Task to complete
Your answer is the lines below, exactly, from the one that contains "- South: vertices" through the one that contains "- Mid: vertices", both included.

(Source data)
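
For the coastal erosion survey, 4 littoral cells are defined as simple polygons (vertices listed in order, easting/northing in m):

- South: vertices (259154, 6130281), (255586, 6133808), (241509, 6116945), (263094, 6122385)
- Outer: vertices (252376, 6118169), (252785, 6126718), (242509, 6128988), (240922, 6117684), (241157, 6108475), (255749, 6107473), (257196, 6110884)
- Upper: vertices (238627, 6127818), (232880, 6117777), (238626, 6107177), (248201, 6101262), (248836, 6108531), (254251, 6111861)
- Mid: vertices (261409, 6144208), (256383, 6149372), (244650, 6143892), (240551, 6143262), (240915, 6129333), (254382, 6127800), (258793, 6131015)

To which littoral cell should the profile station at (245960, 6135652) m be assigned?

Mid

Cast a ray rightward from (245960, 6135652). For each polygon, the edges (by vertex number in listed order) whose endpoints lie on opposite sides of northing = 6135652, where each meets that height, and whether that is right or left of the point:
South: no edge straddles that height → 0 crossings.
Outer: no edge straddles that height → 0 crossings.
Upper: no edge straddles that height → 0 crossings.
Mid: 4–5 at easting≈240749.9 (left), 7–1 at easting≈259712.5 (right) → 1 crossing.
Only Mid has an odd count, so the point is inside Mid.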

Expected answer
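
- South: vertices (259154, 6130281), (255586, 6133808), (241509, 6116945), (263094, 6122385)
- Outer: vertices (252376, 6118169), (252785, 6126718), (242509, 6128988), (240922, 6117684), (241157, 6108475), (255749, 6107473), (257196, 6110884)
- Upper: vertices (238627, 6127818), (232880, 6117777), (238626, 6107177), (248201, 6101262), (248836, 6108531), (254251, 6111861)
- Mid: vertices (261409, 6144208), (256383, 6149372), (244650, 6143892), (240551, 6143262), (240915, 6129333), (254382, 6127800), (258793, 6131015)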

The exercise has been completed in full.